**EXERCISE OBJECTIVE**
Retype the data below in full, keeping every character as it is.

►

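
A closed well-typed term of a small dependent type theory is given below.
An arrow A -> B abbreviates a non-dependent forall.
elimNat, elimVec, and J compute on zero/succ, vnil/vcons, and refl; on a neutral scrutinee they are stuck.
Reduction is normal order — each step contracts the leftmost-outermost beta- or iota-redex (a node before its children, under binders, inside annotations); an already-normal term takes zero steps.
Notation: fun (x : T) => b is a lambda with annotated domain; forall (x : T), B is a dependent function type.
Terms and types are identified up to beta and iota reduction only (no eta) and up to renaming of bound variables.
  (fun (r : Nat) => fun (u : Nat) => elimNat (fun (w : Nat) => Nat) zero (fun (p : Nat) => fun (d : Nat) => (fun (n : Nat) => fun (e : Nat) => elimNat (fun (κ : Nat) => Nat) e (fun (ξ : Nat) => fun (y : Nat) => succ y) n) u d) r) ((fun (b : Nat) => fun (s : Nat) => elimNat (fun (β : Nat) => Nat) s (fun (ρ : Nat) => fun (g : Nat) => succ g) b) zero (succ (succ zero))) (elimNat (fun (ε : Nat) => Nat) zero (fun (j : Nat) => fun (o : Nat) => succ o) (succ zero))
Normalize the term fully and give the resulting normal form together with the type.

resulting normal form:
  succ (succ zero)
the term's type:
  Nat
observation: the term reaches its normal form after 22 normal-order steps.


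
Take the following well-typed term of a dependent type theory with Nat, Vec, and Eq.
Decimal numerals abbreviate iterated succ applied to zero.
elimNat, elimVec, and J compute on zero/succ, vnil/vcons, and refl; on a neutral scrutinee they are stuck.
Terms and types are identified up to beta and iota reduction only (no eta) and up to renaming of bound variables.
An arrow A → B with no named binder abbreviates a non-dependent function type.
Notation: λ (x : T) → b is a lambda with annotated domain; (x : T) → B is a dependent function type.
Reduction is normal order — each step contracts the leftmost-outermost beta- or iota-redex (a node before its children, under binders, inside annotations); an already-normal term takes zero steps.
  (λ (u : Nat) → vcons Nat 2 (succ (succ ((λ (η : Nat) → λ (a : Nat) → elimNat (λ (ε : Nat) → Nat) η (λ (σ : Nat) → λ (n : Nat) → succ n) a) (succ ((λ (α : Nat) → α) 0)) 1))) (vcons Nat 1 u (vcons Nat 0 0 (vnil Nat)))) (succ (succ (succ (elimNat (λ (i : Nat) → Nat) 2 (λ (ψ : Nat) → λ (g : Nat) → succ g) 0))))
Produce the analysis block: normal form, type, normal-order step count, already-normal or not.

resulting normal form:
  vcons Nat 2 4 (vcons Nat 1 5 (vcons Nat 0 0 (vnil Nat)))
the term's type:
  Vec Nat 3
steps to reach normal form (normal order): 9
started in normal form: no
first redex: a beta-redex


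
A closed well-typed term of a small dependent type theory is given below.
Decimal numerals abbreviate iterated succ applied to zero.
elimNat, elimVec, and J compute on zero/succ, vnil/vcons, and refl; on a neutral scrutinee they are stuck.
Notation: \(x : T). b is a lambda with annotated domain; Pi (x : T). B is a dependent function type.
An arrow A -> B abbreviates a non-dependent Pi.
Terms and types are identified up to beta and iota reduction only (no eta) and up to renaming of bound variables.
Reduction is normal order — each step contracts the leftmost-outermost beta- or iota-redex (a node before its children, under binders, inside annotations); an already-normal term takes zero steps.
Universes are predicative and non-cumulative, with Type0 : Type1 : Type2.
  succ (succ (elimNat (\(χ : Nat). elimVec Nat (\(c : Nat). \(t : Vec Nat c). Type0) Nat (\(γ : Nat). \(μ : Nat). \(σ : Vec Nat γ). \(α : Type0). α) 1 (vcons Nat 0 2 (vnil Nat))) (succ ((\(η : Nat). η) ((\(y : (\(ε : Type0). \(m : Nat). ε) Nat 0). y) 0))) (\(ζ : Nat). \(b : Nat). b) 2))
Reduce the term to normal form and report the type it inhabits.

normal form:
  3
type:
  Nat
observation: the first redex contracted is an elimNat iota-redex; the normal form is reached in 9 normal-order steps.


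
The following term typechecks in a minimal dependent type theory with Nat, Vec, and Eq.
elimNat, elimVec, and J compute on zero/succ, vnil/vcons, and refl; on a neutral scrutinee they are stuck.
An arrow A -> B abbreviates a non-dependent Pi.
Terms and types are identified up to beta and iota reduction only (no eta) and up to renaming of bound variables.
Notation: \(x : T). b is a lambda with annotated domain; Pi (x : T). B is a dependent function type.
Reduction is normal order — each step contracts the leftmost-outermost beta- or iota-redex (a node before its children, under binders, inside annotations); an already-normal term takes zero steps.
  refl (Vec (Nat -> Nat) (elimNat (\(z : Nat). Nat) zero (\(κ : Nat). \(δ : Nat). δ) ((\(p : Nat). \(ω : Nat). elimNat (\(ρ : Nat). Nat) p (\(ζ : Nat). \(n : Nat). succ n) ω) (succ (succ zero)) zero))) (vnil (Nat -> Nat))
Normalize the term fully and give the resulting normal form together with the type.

resulting normal form:
  refl (Vec (Nat -> Nat) zero) (vnil (Nat -> Nat))
inferred type:
  Eq (Vec (Nat -> Nat) zero) (vnil (Nat -> Nat)) (vnil (Nat -> Nat))
observation: normalization takes exactly 10 steps under the normal-order strategy.


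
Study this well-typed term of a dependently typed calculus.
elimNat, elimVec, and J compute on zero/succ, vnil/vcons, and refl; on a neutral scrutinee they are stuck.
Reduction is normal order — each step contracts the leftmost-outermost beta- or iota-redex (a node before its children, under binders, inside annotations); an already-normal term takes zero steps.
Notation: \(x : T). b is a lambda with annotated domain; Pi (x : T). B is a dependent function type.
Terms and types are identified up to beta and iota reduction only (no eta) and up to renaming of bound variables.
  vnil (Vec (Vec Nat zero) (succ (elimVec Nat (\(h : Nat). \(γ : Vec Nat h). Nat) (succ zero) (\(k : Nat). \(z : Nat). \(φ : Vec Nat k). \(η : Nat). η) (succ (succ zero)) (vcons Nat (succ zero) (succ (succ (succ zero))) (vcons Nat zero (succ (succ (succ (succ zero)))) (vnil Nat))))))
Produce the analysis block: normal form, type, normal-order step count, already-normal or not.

resulting normal form:
  vnil (Vec (Vec Nat zero) (succ (succ zero)))
type:
  Vec (Vec (Vec Nat zero) (succ (succ zero))) zero
normal-order step count: 11
already normal: no
first contracted redex: an elimVec iota-redex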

◄

**RESPONSE TO THIS TASK**
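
A closed well-typed term of a small dependent type theory is given below.
An arrow A -> B abbreviates a non-dependent forall.
elimNat, elimVec, and J compute on zero/succ, vnil/vcons, and refl; on a neutral scrutinee they are stuck.
Reduction is normal order — each step contracts the leftmost-outermost beta- or iota-redex (a node before its children, under binders, inside annotations); an already-normal term takes zero steps.
Notation: fun (x : T) => b is a lambda with annotated domain; forall (x : T), B is a dependent function type.
Terms and types are identified up to beta and iota reduction only (no eta) and up to renaming of bound variables.
  (fun (r : Nat) => fun (u : Nat) => elimNat (fun (w : Nat) => Nat) zero (fun (p : Nat) => fun (d : Nat) => (fun (n : Nat) => fun (e : Nat) => elimNat (fun (κ : Nat) => Nat) e (fun (ξ : Nat) => fun (y : Nat) => succ y) n) u d) r) ((fun (b : Nat) => fun (s : Nat) => elimNat (fun (β : Nat) => Nat) s (fun (ρ : Nat) => fun (g : Nat) => succ g) b) zero (succ (succ zero))) (elimNat (fun (ε : Nat) => Nat) zero (fun (j : Nat) => fun (o : Nat) => succ o) (succ zero))
Normalize the term fully and give the resulting normal form together with the type.

resulting normal form:
  succ (succ zero)
the term's type:
  Nat
observation: the term reaches its normal form after 22 normal-order steps.


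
Take the following well-typed term of a dependent type theory with Nat, Vec, and Eq.
Decimal numerals abbreviate iterated succ applied to zero.
elimNat, elimVec, and J compute on zero/succ, vnil/vcons, and refl; on a neutral scrutinee they are stuck.
Terms and types are identified up to beta and iota reduction only (no eta) and up to renaming of bound variables.
An arrow A → B with no named binder abbreviates a non-dependent function type.
Notation: λ (x : T) → b is a lambda with annotated domain; (x : T) → B is a dependent function type.
Reduction is normal order — each step contracts the leftmost-outermost beta- or iota-redex (a node before its children, under binders, inside annotations); an already-normal term takes zero steps.
  (λ (u : Nat) → vcons Nat 2 (succ (succ ((λ (η : Nat) → λ (a : Nat) → elimNat (λ (ε : Nat) → Nat) η (λ (σ : Nat) → λ (n : Nat) → succ n) a) (succ ((λ (α : Nat) → α) 0)) 1))) (vcons Nat 1 u (vcons Nat 0 0 (vnil Nat)))) (succ (succ (succ (elimNat (λ (i : Nat) → Nat) 2 (λ (ψ : Nat) → λ (g : Nat) → succ g) 0))))
Produce the analysis block: normal form, type, normal-order step count, already-normal or not.

resulting normal form:
  vcons Nat 2 4 (vcons Nat 1 5 (vcons Nat 0 0 (vnil Nat)))
the term's type:
  Vec Nat 3
steps to reach normal form (normal order): 9
started in normal form: no
first redex: a beta-redex


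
A closed well-typed term of a small dependent type theory is given below.
Decimal numerals abbreviate iterated succ applied to zero.
elimNat, elimVec, and J compute on zero/succ, vnil/vcons, and refl; on a neutral scrutinee they are stuck.
Notation: \(x : T). b is a lambda with annotated domain; Pi (x : T). B is a dependent function type.
An arrow A -> B abbreviates a non-dependent Pi.
Terms and types are identified up to beta and iota reduction only (no eta) and up to renaming of bound variables.
Reduction is normal order — each step contracts the leftmost-outermost beta- or iota-redex (a node before its children, under binders, inside annotations); an already-normal term takes zero steps.
Universes are predicative and non-cumulative, with Type0 : Type1 : Type2.
  succ (succ (elimNat (\(χ : Nat). elimVec Nat (\(c : Nat). \(t : Vec Nat c). Type0) Nat (\(γ : Nat). \(μ : Nat). \(σ : Vec Nat γ). \(α : Type0). α) 1 (vcons Nat 0 2 (vnil Nat))) (succ ((\(η : Nat). η) ((\(y : (\(ε : Type0). \(m : Nat). ε) Nat 0). y) 0))) (\(ζ : Nat). \(b : Nat). b) 2))
Reduce the term to normal form and report the type it inhabits.

normal form:
  3
type:
  Nat
observation: the first redex contracted is an elimNat iota-redex; the normal form is reached in 9 normal-order steps.


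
The following term typechecks in a minimal dependent type theory with Nat, Vec, and Eq.
elimNat, elimVec, and J compute on zero/succ, vnil/vcons, and refl; on a neutral scrutinee they are stuck.
An arrow A -> B abbreviates a non-dependent Pi.
Terms and types are identified up to beta and iota reduction only (no eta) and up to renaming of bound variables.
Notation: \(x : T). b is a lambda with annotated domain; Pi (x : T). B is a dependent function type.
Reduction is normal order — each step contracts the leftmost-outermost beta- or iota-redex (a node before its children, under binders, inside annotations); an already-normal term takes zero steps.
  refl (Vec (Nat -> Nat) (elimNat (\(z : Nat). Nat) zero (\(κ : Nat). \(δ : Nat). δ) ((\(p : Nat). \(ω : Nat). elimNat (\(ρ : Nat). Nat) p (\(ζ : Nat). \(n : Nat). succ n) ω) (succ (succ zero)) zero))) (vnil (Nat -> Nat))
Normalize the term fully and give the resulting normal form together with the type.

resulting normal form:
  refl (Vec (Nat -> Nat) zero) (vnil (Nat -> Nat))
inferred type:
  Eq (Vec (Nat -> Nat) zero) (vnil (Nat -> Nat)) (vnil (Nat -> Nat))
observation: normalization takes exactly 10 steps under the normal-order strategy.


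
Study this well-typed term of a dependently typed calculus.
elimNat, elimVec, and J compute on zero/succ, vnil/vcons, and refl; on a neutral scrutinee they are stuck.
Reduction is normal order — each step contracts the leftmost-outermost beta- or iota-redex (a node before its children, under binders, inside annotations); an already-normal term takes zero steps.
Notation: \(x : T). b is a lambda with annotated domain; Pi (x : T). B is a dependent function type.
Terms and types are identified up to beta and iota reduction only (no eta) and up to renaming of bound variables.
  vnil (Vec (Vec Nat zero) (succ (elimVec Nat (\(h : Nat). \(γ : Vec Nat h). Nat) (succ zero) (\(k : Nat). \(z : Nat). \(φ : Vec Nat k). \(η : Nat). η) (succ (succ zero)) (vcons Nat (succ zero) (succ (succ (succ zero))) (vcons Nat zero (succ (succ (succ (succ zero)))) (vnil Nat))))))
Produce the analysis block: normal form, type, normal-order step count, already-normal or not.

resulting normal form:
  vnil (Vec (Vec Nat zero) (succ (succ zero)))
type:
  Vec (Vec (Vec Nat zero) (succ (succ zero))) zero
normal-order step count: 11
already normal: no
first contracted redex: an elimVec iota-redex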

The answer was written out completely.